*Task brief*: Output each entry in full so that the result matches the data exactly.

*Extracted information*:
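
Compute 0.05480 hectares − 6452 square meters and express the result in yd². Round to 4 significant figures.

-7061 yd²

0.05480 ha = 655.403 yd² and 6452 m² = 7716.53 yd².
655.403 − 7716.53 ≈ -7061 yd².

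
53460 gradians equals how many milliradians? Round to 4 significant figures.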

*Output of the task*:
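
Compute 0.05480 hectares − 6452 square meters and express the result in yd². Round to 4 significant figures.

-7061 yd²

0.05480 ha = 655.403 yd² and 6452 m² = 7716.53 yd².
655.403 − 7716.53 ≈ -7061 yd².

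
53460 gradians equals how many milliradians? Round to 4 significant figures.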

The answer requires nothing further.